The problem:
Read the data that follows. Then repeat it exactly.

Saved data entries:
*** Begin section ***

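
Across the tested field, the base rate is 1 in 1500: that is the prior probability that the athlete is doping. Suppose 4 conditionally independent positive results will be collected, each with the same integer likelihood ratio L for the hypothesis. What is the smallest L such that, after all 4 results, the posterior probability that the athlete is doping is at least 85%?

10

Prior odds = (1/1500)/(1499/1500) = 1/1499.
Target odds = 0.85/0.15 = 17/3.
Need L⁴ ≥ 17/3 ÷ (1/1499) = 25483/3.
9⁴ = 6561 < 25483/3 ≤ 10000 = 10⁴, so L = 10.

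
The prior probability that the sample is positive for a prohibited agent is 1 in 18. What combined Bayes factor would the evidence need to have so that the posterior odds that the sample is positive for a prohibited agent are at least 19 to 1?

323

Prior odds = (1/18)/(17/18) = 1/17.
Target odds = 19.
Required Bayes factor = 19 ÷ (1/17) = 323.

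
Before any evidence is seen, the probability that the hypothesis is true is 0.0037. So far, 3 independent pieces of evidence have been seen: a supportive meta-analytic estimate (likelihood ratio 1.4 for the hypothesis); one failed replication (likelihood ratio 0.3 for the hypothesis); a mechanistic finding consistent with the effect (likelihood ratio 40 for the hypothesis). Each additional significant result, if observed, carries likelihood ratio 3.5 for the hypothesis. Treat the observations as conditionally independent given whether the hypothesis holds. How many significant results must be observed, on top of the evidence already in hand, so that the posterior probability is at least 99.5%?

Prior odds = 0.0037/0.9963 = 37/9963.
Combined Bayes factor of the evidence already in hand = 1.4 × 0.3 × 40 = 16.8.
Odds after that evidence = (37/9963) × 16.8 = 1036/16605.
Target odds = 0.995/0.005 = 199.
Need 3.5ⁿ ≥ 199 ÷ (1036/16605) = 3304395/1036.
3.5⁶ = 1838.265625 falls short of 3304395/1036 but 3.5⁷ = 823543/128 reaches it, so n = 7.

7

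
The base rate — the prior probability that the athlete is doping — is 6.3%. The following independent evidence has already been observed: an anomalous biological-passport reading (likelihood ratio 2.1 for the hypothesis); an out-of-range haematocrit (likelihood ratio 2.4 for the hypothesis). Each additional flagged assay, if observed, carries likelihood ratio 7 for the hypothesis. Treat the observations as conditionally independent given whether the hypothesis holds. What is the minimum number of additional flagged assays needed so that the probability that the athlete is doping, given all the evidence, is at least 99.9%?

5

Prior odds = 0.063/0.937 = 63/937.
Combined Bayes factor of the evidence already in hand = 2.1 × 2.4 = 5.04.
Odds after that evidence = (63/937) × 5.04 = 7938/23425.
Target odds = 0.999/0.001 = 999.
Need 7ⁿ ≥ 999 ÷ (7938/23425) = 866725/294.
7⁴ = 2401 falls short of 866725/294 but 7⁵ = 16807 reaches it, so n = 5.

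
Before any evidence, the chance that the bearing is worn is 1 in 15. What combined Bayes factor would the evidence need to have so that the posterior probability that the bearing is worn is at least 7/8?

98

Prior odds = (1/15)/(14/15) = 1/14.
Target odds = 0.875/0.125 = 7.
Required Bayes factor = 7 ÷ (1/14) = 98.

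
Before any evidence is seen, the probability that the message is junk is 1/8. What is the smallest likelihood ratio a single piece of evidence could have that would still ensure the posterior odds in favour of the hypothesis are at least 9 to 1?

Prior odds = 0.125/0.875 = 1/7.
Target odds = 9.
Required Bayes factor = 9 ÷ (1/7) = 63.

63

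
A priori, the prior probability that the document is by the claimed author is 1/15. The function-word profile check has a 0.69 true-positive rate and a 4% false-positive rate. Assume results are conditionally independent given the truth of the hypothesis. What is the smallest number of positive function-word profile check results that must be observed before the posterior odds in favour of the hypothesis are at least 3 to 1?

Prior odds = (1/15)/(14/15) = 1/14.
Likelihood ratio of a positive result = 0.69/0.04 = 17.25.
Target odds = 3.
Need (1/14) × 17.25ⁿ ≥ 3, i.e. 17.25ⁿ ≥ 42.
17.25¹ = 17.25 falls short of 42 but 17.25² = 297.5625 reaches it, so n = 2.

2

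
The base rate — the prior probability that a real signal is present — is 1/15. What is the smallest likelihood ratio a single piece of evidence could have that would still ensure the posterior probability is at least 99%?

Prior odds = (1/15)/(14/15) = 1/14.
Target odds = 0.99/0.01 = 99.
Required Bayes factor = 99 ÷ (1/14) = 1386.

1386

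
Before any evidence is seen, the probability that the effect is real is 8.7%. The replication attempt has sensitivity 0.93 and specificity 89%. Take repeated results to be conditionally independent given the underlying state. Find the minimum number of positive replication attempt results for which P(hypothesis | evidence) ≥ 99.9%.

5

Prior odds = 0.087/0.913 = 87/913.
False-positive rate = 1 − 0.89 = 0.11; likelihood ratio of a positive = 0.93/0.11 = 93/11.
Target posterior odds = 0.999/0.001 = 999.
Require (93/11)ⁿ ≥ 999 ÷ (87/913) = 304029/29.
(93/11)⁴ = 74805201/14641 falls short of 304029/29 but (93/11)⁵ ≈43196.8 reaches it, so n = 5.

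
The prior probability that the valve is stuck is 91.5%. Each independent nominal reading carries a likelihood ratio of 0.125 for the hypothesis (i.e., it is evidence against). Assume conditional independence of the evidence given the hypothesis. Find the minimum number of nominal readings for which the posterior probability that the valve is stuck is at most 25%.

2

Prior odds = 0.915/0.085 = 183/17.
Likelihood ratio per nominal reading = 0.125.
Target odds: 0.25 ÷ 0.75 = 1/3.
Need (183/17) × 0.125ⁿ ≤ 1/3, i.e. 0.125ⁿ ≤ 17/549.
0.125¹ = 0.125 is still above 17/549 but 0.125² = 0.015625 is at or below it, so n = 2.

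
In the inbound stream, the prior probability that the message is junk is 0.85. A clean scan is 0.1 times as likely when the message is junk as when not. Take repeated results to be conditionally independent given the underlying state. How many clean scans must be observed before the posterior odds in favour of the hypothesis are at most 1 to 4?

2

Prior odds: 0.85 ÷ 0.15 = 17/3.
Likelihood ratio per clean scan = 0.1.
Target odds = 0.25.
Require 0.1ⁿ ≤ 0.25 ÷ (17/3) = 3/68.
0.1¹ = 0.1 is still above 3/68 but 0.1² = 0.01 is at or below it, so n = 2.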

*** End section ***

Response below:
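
Across the tested field, the base rate is 1 in 1500: that is the prior probability that the athlete is doping. Suppose 4 conditionally independent positive results will be collected, each with the same integer likelihood ratio L for the hypothesis. What is the smallest L such that, after all 4 results, the posterior probability that the athlete is doping is at least 85%?

10

Prior odds = (1/1500)/(1499/1500) = 1/1499.
Target odds = 0.85/0.15 = 17/3.
Need L⁴ ≥ 17/3 ÷ (1/1499) = 25483/3.
9⁴ = 6561 < 25483/3 ≤ 10000 = 10⁴, so L = 10.

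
The prior probability that the sample is positive for a prohibited agent is 1 in 18. What combined Bayes factor would the evidence need to have so that the posterior odds that the sample is positive for a prohibited agent are at least 19 to 1?

323

Prior odds = (1/18)/(17/18) = 1/17.
Target odds = 19.
Required Bayes factor = 19 ÷ (1/17) = 323.

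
Before any evidence is seen, the probability that the hypothesis is true is 0.0037. So far, 3 independent pieces of evidence have been seen: a supportive meta-analytic estimate (likelihood ratio 1.4 for the hypothesis); one failed replication (likelihood ratio 0.3 for the hypothesis); a mechanistic finding consistent with the effect (likelihood ratio 40 for the hypothesis). Each additional significant result, if observed, carries likelihood ratio 3.5 for the hypothesis. Treat the observations as conditionally independent given whether the hypothesis holds. How many significant results must be observed, on top of the evidence already in hand, so that the posterior probability is at least 99.5%?

Prior odds = 0.0037/0.9963 = 37/9963.
Combined Bayes factor of the evidence already in hand = 1.4 × 0.3 × 40 = 16.8.
Odds after that evidence = (37/9963) × 16.8 = 1036/16605.
Target odds = 0.995/0.005 = 199.
Need 3.5ⁿ ≥ 199 ÷ (1036/16605) = 3304395/1036.
3.5⁶ = 1838.265625 falls short of 3304395/1036 but 3.5⁷ = 823543/128 reaches it, so n = 7.

7

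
The base rate — the prior probability that the athlete is doping — is 6.3%. The following independent evidence has already been observed: an anomalous biological-passport reading (likelihood ratio 2.1 for the hypothesis); an out-of-range haematocrit (likelihood ratio 2.4 for the hypothesis). Each additional flagged assay, if observed, carries likelihood ratio 7 for the hypothesis. Treat the observations as conditionally independent given whether the hypothesis holds. What is the minimum number of additional flagged assays needed so that the probability that the athlete is doping, given all the evidence, is at least 99.9%?

5

Prior odds = 0.063/0.937 = 63/937.
Combined Bayes factor of the evidence already in hand = 2.1 × 2.4 = 5.04.
Odds after that evidence = (63/937) × 5.04 = 7938/23425.
Target odds = 0.999/0.001 = 999.
Need 7ⁿ ≥ 999 ÷ (7938/23425) = 866725/294.
7⁴ = 2401 falls short of 866725/294 but 7⁵ = 16807 reaches it, so n = 5.

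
Before any evidence, the chance that the bearing is worn is 1 in 15. What combined Bayes factor would the evidence need to have so that the posterior probability that the bearing is worn is at least 7/8?

98

Prior odds = (1/15)/(14/15) = 1/14.
Target odds = 0.875/0.125 = 7.
Required Bayes factor = 7 ÷ (1/14) = 98.

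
Before any evidence is seen, the probability that the message is junk is 1/8. What is the smallest likelihood ratio a single piece of evidence could have that would still ensure the posterior odds in favour of the hypothesis are at least 9 to 1?

Prior odds = 0.125/0.875 = 1/7.
Target odds = 9.
Required Bayes factor = 9 ÷ (1/7) = 63.

63

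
A priori, the prior probability that the document is by the claimed author is 1/15. The function-word profile check has a 0.69 true-positive rate and a 4% false-positive rate. Assume results are conditionally independent given the truth of the hypothesis. What is the smallest number of positive function-word profile check results that must be observed before the posterior odds in favour of the hypothesis are at least 3 to 1?

Prior odds = (1/15)/(14/15) = 1/14.
Likelihood ratio of a positive result = 0.69/0.04 = 17.25.
Target odds = 3.
Need (1/14) × 17.25ⁿ ≥ 3, i.e. 17.25ⁿ ≥ 42.
17.25¹ = 17.25 falls short of 42 but 17.25² = 297.5625 reaches it, so n = 2.

2

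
The base rate — the prior probability that a real signal is present — is 1/15. What is the smallest likelihood ratio a single piece of evidence could have that would still ensure the posterior probability is at least 99%?

Prior odds = (1/15)/(14/15) = 1/14.
Target odds = 0.99/0.01 = 99.
Required Bayes factor = 99 ÷ (1/14) = 1386.

1386

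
Before any evidence is seen, the probability that the effect is real is 8.7%. The replication attempt has sensitivity 0.93 and specificity 89%. Take repeated results to be conditionally independent given the underlying state. Find the minimum number of positive replication attempt results for which P(hypothesis | evidence) ≥ 99.9%.

5

Prior odds = 0.087/0.913 = 87/913.
False-positive rate = 1 − 0.89 = 0.11; likelihood ratio of a positive = 0.93/0.11 = 93/11.
Target posterior odds = 0.999/0.001 = 999.
Require (93/11)ⁿ ≥ 999 ÷ (87/913) = 304029/29.
(93/11)⁴ = 74805201/14641 falls short of 304029/29 but (93/11)⁵ ≈43196.8 reaches it, so n = 5.

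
The prior probability that the valve is stuck is 91.5%. Each independent nominal reading carries a likelihood ratio of 0.125 for the hypothesis (i.e., it is evidence against). Assume conditional independence of the evidence given the hypothesis. Find the minimum number of nominal readings for which the posterior probability that the valve is stuck is at most 25%.

2

Prior odds = 0.915/0.085 = 183/17.
Likelihood ratio per nominal reading = 0.125.
Target odds: 0.25 ÷ 0.75 = 1/3.
Need (183/17) × 0.125ⁿ ≤ 1/3, i.e. 0.125ⁿ ≤ 17/549.
0.125¹ = 0.125 is still above 17/549 but 0.125² = 0.015625 is at or below it, so n = 2.

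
In the inbound stream, the prior probability that the message is junk is 0.85. A clean scan is 0.1 times as likely when the message is junk as when not. Take repeated results to be conditionally independent given the underlying state. How many clean scans must be observed before the posterior odds in favour of the hypothesis are at most 1 to 4?

2

Prior odds: 0.85 ÷ 0.15 = 17/3.
Likelihood ratio per clean scan = 0.1.
Target odds = 0.25.
Require 0.1ⁿ ≤ 0.25 ÷ (17/3) = 3/68.
0.1¹ = 0.1 is still above 3/68 but 0.1² = 0.01 is at or below it, so n = 2.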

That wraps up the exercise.